**Saved entries:**
((

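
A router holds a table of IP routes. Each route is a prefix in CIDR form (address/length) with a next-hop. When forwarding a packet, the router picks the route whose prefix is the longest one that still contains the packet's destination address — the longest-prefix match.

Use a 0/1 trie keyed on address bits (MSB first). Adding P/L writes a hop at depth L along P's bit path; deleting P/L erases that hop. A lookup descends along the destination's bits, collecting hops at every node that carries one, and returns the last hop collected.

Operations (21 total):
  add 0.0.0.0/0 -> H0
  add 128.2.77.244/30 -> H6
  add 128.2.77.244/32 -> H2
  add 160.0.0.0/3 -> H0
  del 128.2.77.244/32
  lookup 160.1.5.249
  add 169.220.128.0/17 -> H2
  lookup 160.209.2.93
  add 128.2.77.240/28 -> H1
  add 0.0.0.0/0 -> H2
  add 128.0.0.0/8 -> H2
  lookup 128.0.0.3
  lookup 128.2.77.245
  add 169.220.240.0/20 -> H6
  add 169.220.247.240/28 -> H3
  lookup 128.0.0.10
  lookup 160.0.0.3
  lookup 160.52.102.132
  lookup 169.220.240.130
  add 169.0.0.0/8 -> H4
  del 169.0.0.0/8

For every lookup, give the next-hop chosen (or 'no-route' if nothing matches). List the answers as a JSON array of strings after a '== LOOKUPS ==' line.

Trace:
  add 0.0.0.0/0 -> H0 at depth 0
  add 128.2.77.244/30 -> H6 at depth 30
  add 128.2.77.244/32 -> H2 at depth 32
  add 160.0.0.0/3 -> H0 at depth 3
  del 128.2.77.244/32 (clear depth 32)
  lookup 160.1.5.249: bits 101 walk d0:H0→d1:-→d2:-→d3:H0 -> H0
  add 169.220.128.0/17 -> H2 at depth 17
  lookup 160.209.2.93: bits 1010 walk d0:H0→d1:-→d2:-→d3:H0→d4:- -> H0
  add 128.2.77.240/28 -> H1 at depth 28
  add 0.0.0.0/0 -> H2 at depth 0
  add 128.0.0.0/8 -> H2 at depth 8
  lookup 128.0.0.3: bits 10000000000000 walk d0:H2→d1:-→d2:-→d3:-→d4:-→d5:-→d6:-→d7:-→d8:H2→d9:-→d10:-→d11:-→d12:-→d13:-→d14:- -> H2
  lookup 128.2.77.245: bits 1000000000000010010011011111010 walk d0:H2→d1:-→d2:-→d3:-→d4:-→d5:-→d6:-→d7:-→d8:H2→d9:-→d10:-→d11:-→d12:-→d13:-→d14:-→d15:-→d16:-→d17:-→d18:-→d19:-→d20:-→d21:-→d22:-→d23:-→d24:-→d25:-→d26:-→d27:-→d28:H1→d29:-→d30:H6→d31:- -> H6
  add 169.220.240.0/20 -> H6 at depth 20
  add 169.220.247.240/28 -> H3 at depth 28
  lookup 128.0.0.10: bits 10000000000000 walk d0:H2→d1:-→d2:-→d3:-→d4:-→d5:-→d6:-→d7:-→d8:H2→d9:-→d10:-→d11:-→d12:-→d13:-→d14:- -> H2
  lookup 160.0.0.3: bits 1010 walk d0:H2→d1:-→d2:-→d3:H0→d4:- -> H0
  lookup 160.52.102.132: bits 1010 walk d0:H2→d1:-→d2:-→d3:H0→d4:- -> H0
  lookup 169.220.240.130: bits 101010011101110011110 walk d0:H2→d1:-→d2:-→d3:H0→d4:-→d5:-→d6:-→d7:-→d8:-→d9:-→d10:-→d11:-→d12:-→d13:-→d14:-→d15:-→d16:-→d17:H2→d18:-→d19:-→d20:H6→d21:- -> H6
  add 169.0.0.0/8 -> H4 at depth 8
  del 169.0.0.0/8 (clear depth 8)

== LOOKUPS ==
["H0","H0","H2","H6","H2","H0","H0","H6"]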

))

**Task details:**
Repeat each of the records exactly as written.

**Expected output:**
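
A router holds a table of IP routes. Each route is a prefix in CIDR form (address/length) with a next-hop. When forwarding a packet, the router picks the route whose prefix is the longest one that still contains the packet's destination address — the longest-prefix match.

Use a 0/1 trie keyed on address bits (MSB first). Adding P/L writes a hop at depth L along P's bit path; deleting P/L erases that hop. A lookup descends along the destination's bits, collecting hops at every node that carries one, and returns the last hop collected.

Operations (21 total):
  add 0.0.0.0/0 -> H0
  add 128.2.77.244/30 -> H6
  add 128.2.77.244/32 -> H2
  add 160.0.0.0/3 -> H0
  del 128.2.77.244/32
  lookup 160.1.5.249
  add 169.220.128.0/17 -> H2
  lookup 160.209.2.93
  add 128.2.77.240/28 -> H1
  add 0.0.0.0/0 -> H2
  add 128.0.0.0/8 -> H2
  lookup 128.0.0.3
  lookup 128.2.77.245
  add 169.220.240.0/20 -> H6
  add 169.220.247.240/28 -> H3
  lookup 128.0.0.10
  lookup 160.0.0.3
  lookup 160.52.102.132
  lookup 169.220.240.130
  add 169.0.0.0/8 -> H4
  del 169.0.0.0/8

For every lookup, give the next-hop chosen (or 'no-route' if nothing matches). List the answers as a JSON array of strings after a '== LOOKUPS ==' line.

Trace:
  add 0.0.0.0/0 -> H0 at depth 0
  add 128.2.77.244/30 -> H6 at depth 30
  add 128.2.77.244/32 -> H2 at depth 32
  add 160.0.0.0/3 -> H0 at depth 3
  del 128.2.77.244/32 (clear depth 32)
  lookup 160.1.5.249: bits 101 walk d0:H0→d1:-→d2:-→d3:H0 -> H0
  add 169.220.128.0/17 -> H2 at depth 17
  lookup 160.209.2.93: bits 1010 walk d0:H0→d1:-→d2:-→d3:H0→d4:- -> H0
  add 128.2.77.240/28 -> H1 at depth 28
  add 0.0.0.0/0 -> H2 at depth 0
  add 128.0.0.0/8 -> H2 at depth 8
  lookup 128.0.0.3: bits 10000000000000 walk d0:H2→d1:-→d2:-→d3:-→d4:-→d5:-→d6:-→d7:-→d8:H2→d9:-→d10:-→d11:-→d12:-→d13:-→d14:- -> H2
  lookup 128.2.77.245: bits 1000000000000010010011011111010 walk d0:H2→d1:-→d2:-→d3:-→d4:-→d5:-→d6:-→d7:-→d8:H2→d9:-→d10:-→d11:-→d12:-→d13:-→d14:-→d15:-→d16:-→d17:-→d18:-→d19:-→d20:-→d21:-→d22:-→d23:-→d24:-→d25:-→d26:-→d27:-→d28:H1→d29:-→d30:H6→d31:- -> H6
  add 169.220.240.0/20 -> H6 at depth 20
  add 169.220.247.240/28 -> H3 at depth 28
  lookup 128.0.0.10: bits 10000000000000 walk d0:H2→d1:-→d2:-→d3:-→d4:-→d5:-→d6:-→d7:-→d8:H2→d9:-→d10:-→d11:-→d12:-→d13:-→d14:- -> H2
  lookup 160.0.0.3: bits 1010 walk d0:H2→d1:-→d2:-→d3:H0→d4:- -> H0
  lookup 160.52.102.132: bits 1010 walk d0:H2→d1:-→d2:-→d3:H0→d4:- -> H0
  lookup 169.220.240.130: bits 101010011101110011110 walk d0:H2→d1:-→d2:-→d3:H0→d4:-→d5:-→d6:-→d7:-→d8:-→d9:-→d10:-→d11:-→d12:-→d13:-→d14:-→d15:-→d16:-→d17:H2→d18:-→d19:-→d20:H6→d21:- -> H6
  add 169.0.0.0/8 -> H4 at depth 8
  del 169.0.0.0/8 (clear depth 8)

== LOOKUPS ==
["H0","H0","H2","H6","H2","H0","H0","H6"]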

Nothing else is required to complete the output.